Problem to solve: Take the records below from their first line to the line with "kg | 276 s |", and restate those lines word for word.

Data provided:
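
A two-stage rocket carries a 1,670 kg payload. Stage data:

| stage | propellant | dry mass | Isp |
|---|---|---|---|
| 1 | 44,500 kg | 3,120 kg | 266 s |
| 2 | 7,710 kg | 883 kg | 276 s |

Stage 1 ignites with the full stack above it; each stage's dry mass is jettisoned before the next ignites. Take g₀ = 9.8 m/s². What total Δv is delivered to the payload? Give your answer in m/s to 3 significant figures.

Δv ≈ 7580 m/s

Ignition mass of stage 1 = 44,500+3,120 + 7,710+883 + 1,670 = 57,883 kg.
Stage 1: m₀ = 57,883 kg, m_f = 57,883 − 44,500 = 13,383 kg; Δv = 266×9.8×ln(4.325) = 2606.8×1.4644 ≈ 3817 m/s.
Stage 2: m₀ = 10,263 kg, m_f = 10,263 − 7,710 = 2,553 kg; Δv = 276×9.8×ln(4.02) = 2704.8×1.3913 ≈ 3763 m/s.
Total Δv = 3817 + 3763 = 7580 m/s.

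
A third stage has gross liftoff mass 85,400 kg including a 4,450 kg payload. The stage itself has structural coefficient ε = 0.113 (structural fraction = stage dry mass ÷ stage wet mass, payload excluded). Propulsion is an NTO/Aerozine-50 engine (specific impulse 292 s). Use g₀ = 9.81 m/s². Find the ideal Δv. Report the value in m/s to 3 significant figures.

Δv ≈ 5260 m/s

Stage wet mass = m₀ − payload = 85,400 − 4,450 = 80,950 kg.
Stage dry mass = ε × stage wet mass = 0.113 × 80,950 = 9,147.35 kg.
Burnout mass m_f = stage dry + payload = 9,147.35 + 4,450 = 13,597.35 kg.
v_e = Isp · g₀ = 292 × 9.81 = 2864.5 m/s.
From the ideal rocket equation, Δv = v_e · ln(85,400/13,597.35) = 2864.5 × ln(6.281) = 2864.5 × 1.8375 ≈ 5263 m/s.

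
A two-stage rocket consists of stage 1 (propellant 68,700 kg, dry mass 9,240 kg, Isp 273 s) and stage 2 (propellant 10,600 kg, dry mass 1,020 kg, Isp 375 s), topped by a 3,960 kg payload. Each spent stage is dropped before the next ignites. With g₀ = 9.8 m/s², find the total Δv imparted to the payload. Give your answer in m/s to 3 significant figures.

Ignition mass of stage 1 = 68,700+9,240 + 10,600+1,020 + 3,960 = 93,520 kg.
Stage 1: m₀ = 93,520 kg, m_f = 93,520 − 68,700 = 24,820 kg; Δv = 273×9.8×ln(3.768) = 2675.4×1.3265 ≈ 3549 m/s.
Stage 2: m₀ = 15,580 kg, m_f = 15,580 − 10,600 = 4,980 kg; Δv = 375×9.8×ln(3.129) = 3675.0×1.1406 ≈ 4192 m/s.
Total Δv = 3549 + 4192 = 7741 m/s.

Δv ≈ 7740 m/s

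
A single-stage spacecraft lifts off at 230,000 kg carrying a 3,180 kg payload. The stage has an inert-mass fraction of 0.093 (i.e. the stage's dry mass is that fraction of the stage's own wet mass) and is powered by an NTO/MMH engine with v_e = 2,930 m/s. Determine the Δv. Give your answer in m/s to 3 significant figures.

Δv ≈ 6590 m/s

Stage wet mass = m₀ − payload = 230,000 − 3,180 = 226,820 kg.
Stage dry mass = ε × stage wet mass = 0.093 × 226,820 = 21,094.3 kg.
Burnout mass m_f = stage dry + payload = 21,094.3 + 3,180 = 24,274.3 kg.
Rocket equation: Δv = v_e · ln(230,000/24,274.3) = 2930.0 × ln(9.475) = 2930.0 × 2.2487 ≈ 6589 m/s.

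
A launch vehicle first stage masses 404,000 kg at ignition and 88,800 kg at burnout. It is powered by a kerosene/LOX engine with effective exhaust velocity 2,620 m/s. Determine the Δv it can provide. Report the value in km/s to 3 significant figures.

Δv = v_e · ln(m₀/m_f) = 2620.0 × ln(4.55) = 2620.0 × 1.5150 ≈ 3969.4 m/s.

Δv ≈ 3.97 km/s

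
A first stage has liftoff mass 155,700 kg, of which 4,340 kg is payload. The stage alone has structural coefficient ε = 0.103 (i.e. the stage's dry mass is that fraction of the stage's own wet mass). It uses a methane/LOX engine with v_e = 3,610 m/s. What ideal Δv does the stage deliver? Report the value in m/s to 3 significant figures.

Δv ≈ 7420 m/s

Stage wet mass = m₀ − payload = 155,700 − 4,340 = 151,360 kg.
Stage dry mass = ε × stage wet mass = 0.103 × 151,360 = 15,590.1 kg.
Burnout mass m_f = stage dry + payload = 15,590.1 + 4,340 = 19,930.1 kg.
Using Δv = v_e ln(m₀/m_f): Δv = v_e · ln(155,700/19,930.1) = 3610.0 × ln(7.812) = 3610.0 × 2.0557 ≈ 7421 m/s.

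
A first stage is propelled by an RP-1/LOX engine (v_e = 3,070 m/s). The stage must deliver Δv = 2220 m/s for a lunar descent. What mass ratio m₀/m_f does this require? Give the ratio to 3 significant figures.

mass ratio ≈ 2.06

Rocket equation: m₀/m_f = exp(Δv / v_e) = exp(2220 / 3070.0) = exp(0.7231) = 2.0609.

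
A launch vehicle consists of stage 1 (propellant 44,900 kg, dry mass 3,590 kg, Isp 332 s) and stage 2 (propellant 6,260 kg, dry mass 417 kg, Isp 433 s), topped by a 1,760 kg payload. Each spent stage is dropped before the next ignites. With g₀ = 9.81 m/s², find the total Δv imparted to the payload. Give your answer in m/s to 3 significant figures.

Ignition mass of stage 1 = 44,900+3,590 + 6,260+417 + 1,760 = 56,927 kg.
Stage 1: m₀ = 56,927 kg, m_f = 56,927 − 44,900 = 12,027 kg; Δv = 332×9.81×ln(4.733) = 3256.9×1.5546 ≈ 5063 m/s.
Stage 2: m₀ = 8,437 kg, m_f = 8,437 − 6,260 = 2,177 kg; Δv = 433×9.81×ln(3.876) = 4247.7×1.3547 ≈ 5754 m/s.
Total Δv = 5063 + 5754 = 10817 m/s.

Δv ≈ 10800 m/s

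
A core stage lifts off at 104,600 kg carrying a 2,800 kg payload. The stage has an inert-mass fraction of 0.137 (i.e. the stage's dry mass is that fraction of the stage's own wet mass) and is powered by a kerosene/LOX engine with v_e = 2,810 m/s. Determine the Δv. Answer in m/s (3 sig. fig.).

Stage wet mass = m₀ − payload = 104,600 − 2,800 = 101,800 kg.
Stage dry mass = ε × stage wet mass = 0.137 × 101,800 = 13,946.6 kg.
Burnout mass m_f = stage dry + payload = 13,946.6 + 2,800 = 16,746.6 kg.
Δv = v_e · ln(104,600/16,746.6) = 2810.0 × ln(6.246) = 2810.0 × 1.8319 ≈ 5148 m/s.

Δv ≈ 5150 m/s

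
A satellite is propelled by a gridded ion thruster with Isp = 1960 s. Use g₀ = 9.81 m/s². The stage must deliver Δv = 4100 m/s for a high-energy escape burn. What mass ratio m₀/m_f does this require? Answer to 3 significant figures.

v_e = Isp · g₀ = 1960 × 9.81 = 19227.6 m/s.
Rocket equation: m₀/m_f = exp(Δv / v_e) = exp(4100 / 19227.6) = exp(0.2132) = 1.2377.

mass ratio ≈ 1.24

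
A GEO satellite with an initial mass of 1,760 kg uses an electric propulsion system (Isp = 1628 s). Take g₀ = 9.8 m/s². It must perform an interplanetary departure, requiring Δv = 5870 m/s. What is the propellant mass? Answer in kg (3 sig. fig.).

v_e = Isp · g₀ = 1628 × 9.8 = 15954.4 m/s.
Rocket equation: m₀/m_f = exp(Δv / v_e) = exp(5870 / 15954.4) = exp(0.3679) = 1.4447.
m_f = 1,760 / 1.4447 = 1,218.25 kg, so propellant = m₀ − m_f = 1,760 − 1,218.25 = 541.75 kg.

propellant mass ≈ 542 kg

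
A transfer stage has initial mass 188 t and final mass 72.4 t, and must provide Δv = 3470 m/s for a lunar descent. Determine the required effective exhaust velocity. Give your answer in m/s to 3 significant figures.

v_e ≈ 3640 m/s

ln(m₀/m_f) = ln(188000/72400) = ln(2.597) = 0.9542.
v_e = Δv / ln(m₀/m_f) = 3470 / 0.9542 = 3636.4 m/s.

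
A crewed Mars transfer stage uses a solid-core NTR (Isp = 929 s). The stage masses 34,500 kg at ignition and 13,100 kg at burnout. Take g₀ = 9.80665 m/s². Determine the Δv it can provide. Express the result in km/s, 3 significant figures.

Δv ≈ 8.82 km/s

v_e = Isp · g₀ = 929 × 9.80665 = 9110.4 m/s.
Using Δv = v_e ln(m₀/m_f): Δv = v_e · ln(m₀/m_f) = 9110.4 × ln(2.634) = 9110.4 × 0.9683 ≈ 8822.0 m/s.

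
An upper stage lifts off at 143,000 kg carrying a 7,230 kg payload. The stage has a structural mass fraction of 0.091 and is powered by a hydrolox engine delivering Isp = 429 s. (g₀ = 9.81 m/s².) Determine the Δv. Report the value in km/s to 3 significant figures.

Stage wet mass = m₀ − payload = 143,000 − 7,230 = 135,770 kg.
Stage dry mass = ε × stage wet mass = 0.091 × 135,770 = 12,355.1 kg.
Burnout mass m_f = stage dry + payload = 12,355.1 + 7,230 = 19,585.1 kg.
v_e = Isp · g₀ = 429 × 9.81 = 4208.5 m/s.
By the Tsiolkovsky rocket equation, Δv = v_e · ln(143,000/19,585.1) = 4208.5 × ln(7.301) = 4208.5 × 1.9881 ≈ 8367 m/s.

Δv ≈ 8.37 km/s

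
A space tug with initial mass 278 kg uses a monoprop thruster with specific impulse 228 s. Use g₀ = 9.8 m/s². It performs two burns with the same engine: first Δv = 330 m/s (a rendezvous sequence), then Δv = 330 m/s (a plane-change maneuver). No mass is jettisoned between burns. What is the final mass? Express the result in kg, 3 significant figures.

final mass ≈ 207 kg

v_e = Isp · g₀ = 228 × 9.8 = 2234.4 m/s.
After the first burn: m = 278 × exp(−330/2234.4) = 278 × 0.86270 = 239.831 kg.
After the second burn: m = 239.831 × exp(−330/2234.4) = 239.831 × 0.86270 = 206.902 kg.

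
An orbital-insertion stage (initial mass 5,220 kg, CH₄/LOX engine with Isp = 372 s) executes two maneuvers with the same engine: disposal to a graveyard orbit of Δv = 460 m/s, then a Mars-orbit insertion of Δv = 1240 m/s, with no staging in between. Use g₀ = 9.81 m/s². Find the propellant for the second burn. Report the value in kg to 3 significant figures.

propellant for the second burn ≈ 1330 kg

v_e = Isp · g₀ = 372 × 9.81 = 3649.3 m/s.
After the first burn: m = 5220 × exp(−460/3649.3) = 5220 × 0.88157 = 4,601.8 kg.
After the second burn: m = 4,601.8 × exp(−1240/3649.3) = 4,601.8 × 0.71192 = 3,276.11 kg.
Second-burn propellant = 4,601.8 − 3,276.11 = 1,325.69 kg.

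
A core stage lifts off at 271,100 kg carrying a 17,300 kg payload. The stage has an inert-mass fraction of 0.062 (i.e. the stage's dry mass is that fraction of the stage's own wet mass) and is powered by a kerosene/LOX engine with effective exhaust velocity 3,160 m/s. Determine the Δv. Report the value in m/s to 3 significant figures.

Δv ≈ 6650 m/s

Stage wet mass = m₀ − payload = 271,100 − 17,300 = 253,800 kg.
Stage dry mass = ε × stage wet mass = 0.062 × 253,800 = 15,735.6 kg.
Burnout mass m_f = stage dry + payload = 15,735.6 + 17,300 = 33,035.6 kg.
From the ideal rocket equation, Δv = v_e · ln(271,100/33,035.6) = 3160.0 × ln(8.206) = 3160.0 × 2.1049 ≈ 6651 m/s.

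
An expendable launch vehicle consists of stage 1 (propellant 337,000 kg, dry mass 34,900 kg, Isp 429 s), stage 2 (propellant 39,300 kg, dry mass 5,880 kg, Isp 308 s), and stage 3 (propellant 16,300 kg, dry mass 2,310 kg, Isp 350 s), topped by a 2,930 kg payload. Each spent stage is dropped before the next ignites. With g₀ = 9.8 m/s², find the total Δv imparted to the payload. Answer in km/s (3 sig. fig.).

Ignition mass of stage 1 = 337,000+34,900 + 39,300+5,880 + 16,300+2,310 + 2,930 = 438,620 kg.
Stage 1: m₀ = 438,620 kg, m_f = 438,620 − 337,000 = 101,620 kg; Δv = 429×9.8×ln(4.316) = 4204.2×1.4624 ≈ 6148 m/s.
Stage 2: m₀ = 66,720 kg, m_f = 66,720 − 39,300 = 27,420 kg; Δv = 308×9.8×ln(2.433) = 3018.4×0.8892 ≈ 2684 m/s.
Stage 3: m₀ = 21,540 kg, m_f = 21,540 − 16,300 = 5,240 kg; Δv = 350×9.8×ln(4.111) = 3430.0×1.4136 ≈ 4849 m/s.
Total Δv = 6148 + 2684 + 4849 = 13681 m/s.

Δv ≈ 13.7 km/s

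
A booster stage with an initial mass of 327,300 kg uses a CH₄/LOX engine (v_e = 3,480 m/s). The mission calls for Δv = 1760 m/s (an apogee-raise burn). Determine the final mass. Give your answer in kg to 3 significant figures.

Rocket equation: m₀/m_f = exp(Δv / v_e) = exp(1760 / 3480.0) = exp(0.5057) = 1.6582.
m_f = m₀ / 1.6582 = 327,300 / 1.6582 = 197,383 kg.

final mass ≈ 197000 kg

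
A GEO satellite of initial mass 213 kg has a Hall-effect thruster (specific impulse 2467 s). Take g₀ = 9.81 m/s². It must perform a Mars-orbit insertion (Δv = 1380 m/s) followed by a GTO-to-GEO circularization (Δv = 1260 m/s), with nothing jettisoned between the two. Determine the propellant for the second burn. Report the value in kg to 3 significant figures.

v_e = Isp · g₀ = 2467 × 9.81 = 24201.3 m/s.
After the first burn: m = 213 × exp(−1380/24201.3) = 213 × 0.94457 = 201.193 kg.
After the second burn: m = 201.193 × exp(−1260/24201.3) = 201.193 × 0.94927 = 190.986 kg.
Second-burn propellant = 201.193 − 190.986 = 10.207 kg.

propellant for the second burn ≈ 10.2 kg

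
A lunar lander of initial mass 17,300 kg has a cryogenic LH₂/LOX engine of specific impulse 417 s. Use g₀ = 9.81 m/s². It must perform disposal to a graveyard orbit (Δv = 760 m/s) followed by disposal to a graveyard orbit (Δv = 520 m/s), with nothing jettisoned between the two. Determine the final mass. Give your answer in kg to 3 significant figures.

v_e = Isp · g₀ = 417 × 9.81 = 4090.8 m/s.
After the first burn: m = 17300 × exp(−760/4090.8) = 17300 × 0.83045 = 14,366.8 kg.
After the second burn: m = 14,366.8 × exp(−520/4090.8) = 14,366.8 × 0.88063 = 12,651.8 kg.

final mass ≈ 12700 kg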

Your solution:
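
A two-stage rocket carries a 1,670 kg payload. Stage data:

| stage | propellant | dry mass | Isp |
|---|---|---|---|
| 1 | 44,500 kg | 3,120 kg | 266 s |
| 2 | 7,710 kg | 883 kg | 276 s |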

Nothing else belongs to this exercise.